═══ INPUT ═══

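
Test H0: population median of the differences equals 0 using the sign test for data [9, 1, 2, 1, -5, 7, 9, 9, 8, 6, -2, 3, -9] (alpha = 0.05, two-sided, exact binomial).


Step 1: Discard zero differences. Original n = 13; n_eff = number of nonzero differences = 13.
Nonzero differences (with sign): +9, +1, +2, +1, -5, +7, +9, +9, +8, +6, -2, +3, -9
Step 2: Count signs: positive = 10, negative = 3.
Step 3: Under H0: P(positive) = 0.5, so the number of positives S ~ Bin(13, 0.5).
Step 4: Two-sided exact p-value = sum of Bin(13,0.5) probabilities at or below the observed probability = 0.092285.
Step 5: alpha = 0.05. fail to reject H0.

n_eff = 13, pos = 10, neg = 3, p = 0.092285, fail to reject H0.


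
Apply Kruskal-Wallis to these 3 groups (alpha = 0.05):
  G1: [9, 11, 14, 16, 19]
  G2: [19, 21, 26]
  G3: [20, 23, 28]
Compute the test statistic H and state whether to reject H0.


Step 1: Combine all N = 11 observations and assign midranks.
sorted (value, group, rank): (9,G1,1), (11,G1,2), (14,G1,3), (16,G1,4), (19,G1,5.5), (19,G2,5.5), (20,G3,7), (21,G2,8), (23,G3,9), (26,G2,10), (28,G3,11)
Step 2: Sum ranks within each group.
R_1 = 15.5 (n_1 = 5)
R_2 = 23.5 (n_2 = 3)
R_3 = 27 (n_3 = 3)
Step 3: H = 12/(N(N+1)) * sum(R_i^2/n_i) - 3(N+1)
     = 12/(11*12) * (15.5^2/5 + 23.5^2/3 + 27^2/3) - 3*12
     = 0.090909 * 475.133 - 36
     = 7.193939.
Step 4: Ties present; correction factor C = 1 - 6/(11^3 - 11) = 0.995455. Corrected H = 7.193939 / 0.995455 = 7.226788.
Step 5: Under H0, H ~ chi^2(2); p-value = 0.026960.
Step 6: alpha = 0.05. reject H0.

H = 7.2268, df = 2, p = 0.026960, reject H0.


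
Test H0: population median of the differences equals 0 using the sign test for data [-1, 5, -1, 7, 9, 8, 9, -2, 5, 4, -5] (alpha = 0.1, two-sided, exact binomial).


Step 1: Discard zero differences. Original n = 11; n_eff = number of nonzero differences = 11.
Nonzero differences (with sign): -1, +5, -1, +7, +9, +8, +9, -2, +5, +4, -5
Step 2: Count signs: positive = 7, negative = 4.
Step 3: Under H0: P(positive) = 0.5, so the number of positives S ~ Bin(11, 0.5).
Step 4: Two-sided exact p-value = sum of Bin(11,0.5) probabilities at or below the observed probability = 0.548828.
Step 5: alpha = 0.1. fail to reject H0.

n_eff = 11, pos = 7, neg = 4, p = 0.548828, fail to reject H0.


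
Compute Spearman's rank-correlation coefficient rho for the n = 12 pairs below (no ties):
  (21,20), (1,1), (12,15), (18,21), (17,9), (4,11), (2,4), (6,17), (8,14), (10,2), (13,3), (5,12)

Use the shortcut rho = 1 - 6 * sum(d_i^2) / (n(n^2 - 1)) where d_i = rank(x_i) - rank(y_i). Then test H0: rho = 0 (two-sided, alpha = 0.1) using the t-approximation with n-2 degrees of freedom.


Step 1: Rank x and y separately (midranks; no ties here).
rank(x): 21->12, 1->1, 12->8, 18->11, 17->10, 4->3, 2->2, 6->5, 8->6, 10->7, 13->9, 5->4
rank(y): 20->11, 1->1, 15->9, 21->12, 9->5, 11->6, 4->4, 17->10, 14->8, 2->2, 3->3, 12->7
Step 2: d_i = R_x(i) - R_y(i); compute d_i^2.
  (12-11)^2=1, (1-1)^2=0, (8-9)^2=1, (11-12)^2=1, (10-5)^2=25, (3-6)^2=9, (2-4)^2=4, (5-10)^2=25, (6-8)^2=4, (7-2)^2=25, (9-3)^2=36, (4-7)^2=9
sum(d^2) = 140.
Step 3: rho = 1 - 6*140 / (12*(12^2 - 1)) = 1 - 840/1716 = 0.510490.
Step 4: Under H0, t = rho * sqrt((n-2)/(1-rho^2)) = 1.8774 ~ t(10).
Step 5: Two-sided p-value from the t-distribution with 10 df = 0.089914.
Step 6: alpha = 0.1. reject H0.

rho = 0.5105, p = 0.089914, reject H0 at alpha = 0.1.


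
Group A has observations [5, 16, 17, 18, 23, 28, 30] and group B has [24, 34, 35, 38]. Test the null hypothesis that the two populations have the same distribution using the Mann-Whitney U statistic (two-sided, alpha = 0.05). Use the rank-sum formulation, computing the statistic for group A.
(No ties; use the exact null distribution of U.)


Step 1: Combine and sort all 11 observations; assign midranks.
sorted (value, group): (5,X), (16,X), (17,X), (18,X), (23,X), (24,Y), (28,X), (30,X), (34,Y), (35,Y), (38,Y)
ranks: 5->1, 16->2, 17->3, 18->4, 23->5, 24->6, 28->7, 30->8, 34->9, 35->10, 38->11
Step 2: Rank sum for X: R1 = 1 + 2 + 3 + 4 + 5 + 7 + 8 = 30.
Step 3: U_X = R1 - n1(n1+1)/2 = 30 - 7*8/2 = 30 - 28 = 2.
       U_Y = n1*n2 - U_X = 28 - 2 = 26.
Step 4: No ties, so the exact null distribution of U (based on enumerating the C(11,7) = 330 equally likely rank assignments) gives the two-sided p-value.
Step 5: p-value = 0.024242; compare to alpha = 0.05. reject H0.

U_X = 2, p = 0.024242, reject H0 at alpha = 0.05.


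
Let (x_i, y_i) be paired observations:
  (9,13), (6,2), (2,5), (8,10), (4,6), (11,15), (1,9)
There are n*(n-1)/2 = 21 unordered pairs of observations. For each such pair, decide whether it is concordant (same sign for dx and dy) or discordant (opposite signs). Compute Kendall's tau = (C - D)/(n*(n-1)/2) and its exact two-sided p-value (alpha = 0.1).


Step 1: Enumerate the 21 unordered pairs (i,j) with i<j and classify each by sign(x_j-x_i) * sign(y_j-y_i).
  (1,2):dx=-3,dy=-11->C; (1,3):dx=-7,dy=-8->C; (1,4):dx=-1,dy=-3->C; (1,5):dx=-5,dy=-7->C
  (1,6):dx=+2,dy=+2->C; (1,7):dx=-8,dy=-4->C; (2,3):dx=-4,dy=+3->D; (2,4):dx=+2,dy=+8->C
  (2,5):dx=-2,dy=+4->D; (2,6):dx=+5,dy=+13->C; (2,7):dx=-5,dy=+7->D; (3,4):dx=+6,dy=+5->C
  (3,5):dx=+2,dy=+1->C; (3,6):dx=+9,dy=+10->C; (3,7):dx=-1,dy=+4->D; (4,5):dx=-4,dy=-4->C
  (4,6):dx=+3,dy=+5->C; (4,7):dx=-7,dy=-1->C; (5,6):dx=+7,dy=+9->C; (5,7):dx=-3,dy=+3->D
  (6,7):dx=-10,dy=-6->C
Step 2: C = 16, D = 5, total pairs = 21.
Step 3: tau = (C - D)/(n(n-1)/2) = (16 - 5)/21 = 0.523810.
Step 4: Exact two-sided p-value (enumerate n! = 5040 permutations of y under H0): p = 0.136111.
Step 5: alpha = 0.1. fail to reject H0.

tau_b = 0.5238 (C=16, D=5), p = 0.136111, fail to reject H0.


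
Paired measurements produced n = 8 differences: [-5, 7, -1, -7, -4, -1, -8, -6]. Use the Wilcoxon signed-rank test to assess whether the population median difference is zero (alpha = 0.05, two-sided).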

═══

__GOAL OF THE EXERCISE__. In the records above, the line with "Group A has" marks the start and the line with "(9,13), (6,2), (2,5), (8,10), (4,6), (11,15), (1,9)" marks the end; copy that stretch exactly, both lines included, and nothing else.

__RESPONSE TO THE EXERCISE__.
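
Group A has observations [5, 16, 17, 18, 23, 28, 30] and group B has [24, 34, 35, 38]. Test the null hypothesis that the two populations have the same distribution using the Mann-Whitney U statistic (two-sided, alpha = 0.05). Use the rank-sum formulation, computing the statistic for group A.
(No ties; use the exact null distribution of U.)


Step 1: Combine and sort all 11 observations; assign midranks.
sorted (value, group): (5,X), (16,X), (17,X), (18,X), (23,X), (24,Y), (28,X), (30,X), (34,Y), (35,Y), (38,Y)
ranks: 5->1, 16->2, 17->3, 18->4, 23->5, 24->6, 28->7, 30->8, 34->9, 35->10, 38->11
Step 2: Rank sum for X: R1 = 1 + 2 + 3 + 4 + 5 + 7 + 8 = 30.
Step 3: U_X = R1 - n1(n1+1)/2 = 30 - 7*8/2 = 30 - 28 = 2.
       U_Y = n1*n2 - U_X = 28 - 2 = 26.
Step 4: No ties, so the exact null distribution of U (based on enumerating the C(11,7) = 330 equally likely rank assignments) gives the two-sided p-value.
Step 5: p-value = 0.024242; compare to alpha = 0.05. reject H0.

U_X = 2, p = 0.024242, reject H0 at alpha = 0.05.


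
Let (x_i, y_i) be paired observations:
  (9,13), (6,2), (2,5), (8,10), (4,6), (11,15), (1,9)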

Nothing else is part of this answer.